Output all the records below, word for word.

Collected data
━━━
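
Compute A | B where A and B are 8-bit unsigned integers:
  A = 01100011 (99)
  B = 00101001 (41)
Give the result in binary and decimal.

Apply | to each column (1 where either bit is 1):
  01100011
| 00101001
----------
  01101011

Answer: 01101011 (107)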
━━━
* _ANSWER TO THE EXERCISE_
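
Compute A | B where A and B are 8-bit unsigned integers:
  A = 01100011 (99)
  B = 00101001 (41)
Give the result in binary and decimal.

Apply | to each column (1 where either bit is 1):
  01100011
| 00101001
----------
  01101011

Answer: 01101011 (107)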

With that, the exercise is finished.